All the entries that follow are to be returned exactly.

→ **SOURCE DATA**:
--- START ---
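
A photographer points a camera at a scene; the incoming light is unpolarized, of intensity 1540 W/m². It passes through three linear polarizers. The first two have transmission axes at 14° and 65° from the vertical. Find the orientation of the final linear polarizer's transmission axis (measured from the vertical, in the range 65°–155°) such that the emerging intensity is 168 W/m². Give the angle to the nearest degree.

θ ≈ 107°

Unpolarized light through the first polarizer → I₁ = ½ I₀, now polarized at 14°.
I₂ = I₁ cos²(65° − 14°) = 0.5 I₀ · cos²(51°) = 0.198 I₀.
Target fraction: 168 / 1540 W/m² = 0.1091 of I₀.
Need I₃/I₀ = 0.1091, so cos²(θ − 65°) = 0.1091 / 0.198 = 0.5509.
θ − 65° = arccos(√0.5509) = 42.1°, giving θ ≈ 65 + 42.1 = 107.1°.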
--- END ---
→ **TASK ANSWER**:
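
A photographer points a camera at a scene; the incoming light is unpolarized, of intensity 1540 W/m². It passes through three linear polarizers. The first two have transmission axes at 14° and 65° from the vertical. Find the orientation of the final linear polarizer's transmission axis (measured from the vertical, in the range 65°–155°) such that the emerging intensity is 168 W/m². Give the angle to the nearest degree.

θ ≈ 107°

Unpolarized light through the first polarizer → I₁ = ½ I₀, now polarized at 14°.
I₂ = I₁ cos²(65° − 14°) = 0.5 I₀ · cos²(51°) = 0.198 I₀.
Target fraction: 168 / 1540 W/m² = 0.1091 of I₀.
Need I₃/I₀ = 0.1091, so cos²(θ − 65°) = 0.1091 / 0.198 = 0.5509.
θ − 65° = arccos(√0.5509) = 42.1°, giving θ ≈ 65 + 42.1 = 107.1°.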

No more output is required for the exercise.